▶ [PROBLEM DETAILS]:
All entries below must be reproduced without a single change.

▶ [SUPPLIED MATERIAL]:
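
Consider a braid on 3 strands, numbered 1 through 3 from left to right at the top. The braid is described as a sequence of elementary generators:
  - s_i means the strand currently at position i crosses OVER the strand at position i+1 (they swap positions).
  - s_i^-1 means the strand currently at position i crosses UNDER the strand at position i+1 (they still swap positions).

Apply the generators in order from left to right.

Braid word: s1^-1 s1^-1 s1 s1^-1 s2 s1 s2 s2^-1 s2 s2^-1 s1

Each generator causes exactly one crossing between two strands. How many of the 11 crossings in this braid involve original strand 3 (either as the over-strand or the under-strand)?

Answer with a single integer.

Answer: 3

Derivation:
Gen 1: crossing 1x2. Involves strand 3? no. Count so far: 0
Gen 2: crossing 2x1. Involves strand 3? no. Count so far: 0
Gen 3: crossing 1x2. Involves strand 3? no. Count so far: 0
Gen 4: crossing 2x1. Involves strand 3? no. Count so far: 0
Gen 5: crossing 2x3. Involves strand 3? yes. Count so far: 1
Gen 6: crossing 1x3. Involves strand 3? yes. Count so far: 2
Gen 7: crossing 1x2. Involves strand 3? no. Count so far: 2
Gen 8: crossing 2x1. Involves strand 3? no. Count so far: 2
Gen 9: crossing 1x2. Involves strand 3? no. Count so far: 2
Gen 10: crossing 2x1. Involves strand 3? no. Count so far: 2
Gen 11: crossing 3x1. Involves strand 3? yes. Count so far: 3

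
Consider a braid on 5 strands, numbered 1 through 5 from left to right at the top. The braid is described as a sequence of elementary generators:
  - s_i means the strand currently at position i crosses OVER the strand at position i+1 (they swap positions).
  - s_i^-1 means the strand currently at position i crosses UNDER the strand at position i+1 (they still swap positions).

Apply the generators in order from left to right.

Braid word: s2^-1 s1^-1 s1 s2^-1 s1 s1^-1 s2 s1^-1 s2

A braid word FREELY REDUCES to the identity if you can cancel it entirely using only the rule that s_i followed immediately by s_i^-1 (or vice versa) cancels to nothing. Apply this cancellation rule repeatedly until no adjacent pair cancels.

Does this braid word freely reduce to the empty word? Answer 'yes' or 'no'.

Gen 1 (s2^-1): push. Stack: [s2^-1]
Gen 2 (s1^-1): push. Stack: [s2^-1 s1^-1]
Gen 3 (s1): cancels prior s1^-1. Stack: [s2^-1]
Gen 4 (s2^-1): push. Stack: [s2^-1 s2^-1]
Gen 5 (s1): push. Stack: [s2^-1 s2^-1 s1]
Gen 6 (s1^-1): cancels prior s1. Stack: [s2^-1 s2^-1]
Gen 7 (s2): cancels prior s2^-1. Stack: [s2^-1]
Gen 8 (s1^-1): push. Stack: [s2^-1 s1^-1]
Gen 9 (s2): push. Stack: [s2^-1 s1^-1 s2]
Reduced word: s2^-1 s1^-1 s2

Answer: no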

▶ [ANSWER TO THIS TASK]:
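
Consider a braid on 3 strands, numbered 1 through 3 from left to right at the top. The braid is described as a sequence of elementary generators:
  - s_i means the strand currently at position i crosses OVER the strand at position i+1 (they swap positions).
  - s_i^-1 means the strand currently at position i crosses UNDER the strand at position i+1 (they still swap positions).

Apply the generators in order from left to right.

Braid word: s1^-1 s1^-1 s1 s1^-1 s2 s1 s2 s2^-1 s2 s2^-1 s1

Each generator causes exactly one crossing between two strands. How many of the 11 crossings in this braid involve original strand 3 (either as the over-strand or the under-strand)?

Answer with a single integer.

Answer: 3

Derivation:
Gen 1: crossing 1x2. Involves strand 3? no. Count so far: 0
Gen 2: crossing 2x1. Involves strand 3? no. Count so far: 0
Gen 3: crossing 1x2. Involves strand 3? no. Count so far: 0
Gen 4: crossing 2x1. Involves strand 3? no. Count so far: 0
Gen 5: crossing 2x3. Involves strand 3? yes. Count so far: 1
Gen 6: crossing 1x3. Involves strand 3? yes. Count so far: 2
Gen 7: crossing 1x2. Involves strand 3? no. Count so far: 2
Gen 8: crossing 2x1. Involves strand 3? no. Count so far: 2
Gen 9: crossing 1x2. Involves strand 3? no. Count so far: 2
Gen 10: crossing 2x1. Involves strand 3? no. Count so far: 2
Gen 11: crossing 3x1. Involves strand 3? yes. Count so far: 3

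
Consider a braid on 5 strands, numbered 1 through 5 from left to right at the top. The braid is described as a sequence of elementary generators:
  - s_i means the strand currently at position i crosses OVER the strand at position i+1 (they swap positions).
  - s_i^-1 means the strand currently at position i crosses UNDER the strand at position i+1 (they still swap positions).

Apply the generators in order from left to right.

Braid word: s2^-1 s1^-1 s1 s2^-1 s1 s1^-1 s2 s1^-1 s2

A braid word FREELY REDUCES to the identity if you can cancel it entirely using only the rule that s_i followed immediately by s_i^-1 (or vice versa) cancels to nothing. Apply this cancellation rule repeatedly until no adjacent pair cancels.

Does this braid word freely reduce to the empty word? Answer 'yes' or 'no'.

Gen 1 (s2^-1): push. Stack: [s2^-1]
Gen 2 (s1^-1): push. Stack: [s2^-1 s1^-1]
Gen 3 (s1): cancels prior s1^-1. Stack: [s2^-1]
Gen 4 (s2^-1): push. Stack: [s2^-1 s2^-1]
Gen 5 (s1): push. Stack: [s2^-1 s2^-1 s1]
Gen 6 (s1^-1): cancels prior s1. Stack: [s2^-1 s2^-1]
Gen 7 (s2): cancels prior s2^-1. Stack: [s2^-1]
Gen 8 (s1^-1): push. Stack: [s2^-1 s1^-1]
Gen 9 (s2): push. Stack: [s2^-1 s1^-1 s2]
Reduced word: s2^-1 s1^-1 s2

Answer: no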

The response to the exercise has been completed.